▸ **TASK ITEM**
Would you transcribe the line that holds "A brass rod" and all the lines below it, through the final one, exactly and with nothing else?

Records from a collection:
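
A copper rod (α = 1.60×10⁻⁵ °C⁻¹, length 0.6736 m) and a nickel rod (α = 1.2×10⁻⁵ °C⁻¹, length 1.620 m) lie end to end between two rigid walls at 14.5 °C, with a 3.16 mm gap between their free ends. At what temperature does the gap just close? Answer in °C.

α₁L₁ = 1.07776×10⁻⁵ m/K, α₂L₂ = 1.944×10⁻⁵ m/K → total 3.02176×10⁻⁵ m/K
ΔT = g/(α₁L₁+α₂L₂) = 3.16×10⁻³ / 3.02176×10⁻⁵ = 104.57 K
T = 14.5 + 104.57 = 119.07 °C

T = 119 °C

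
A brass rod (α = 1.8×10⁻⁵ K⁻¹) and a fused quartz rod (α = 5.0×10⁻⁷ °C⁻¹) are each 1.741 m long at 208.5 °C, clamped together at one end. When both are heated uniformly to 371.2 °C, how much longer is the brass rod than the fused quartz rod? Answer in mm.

4.96 mm

ΔT = 162.7 K
brass: ΔL = 1.8×10⁻⁵ × 1.741 m × 162.7 = 5.0987×10⁻³ m = 5.0987 mm
fused quartz: ΔL = 5.0×10⁻⁷ × 1.741 m × 162.7 = 1.4163×10⁻⁴ m = 0.14163 mm
difference = 5.0987 − 0.14163 = 4.95707 mm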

▸ **EXERCISE RESPONSE**
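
A brass rod (α = 1.8×10⁻⁵ K⁻¹) and a fused quartz rod (α = 5.0×10⁻⁷ °C⁻¹) are each 1.741 m long at 208.5 °C, clamped together at one end. When both are heated uniformly to 371.2 °C, how much longer is the brass rod than the fused quartz rod? Answer in mm.

4.96 mm

ΔT = 162.7 K
brass: ΔL = 1.8×10⁻⁵ × 1.741 m × 162.7 = 5.0987×10⁻³ m = 5.0987 mm
fused quartz: ΔL = 5.0×10⁻⁷ × 1.741 m × 162.7 = 1.4163×10⁻⁴ m = 0.14163 mm
difference = 5.0987 − 0.14163 = 4.95707 mm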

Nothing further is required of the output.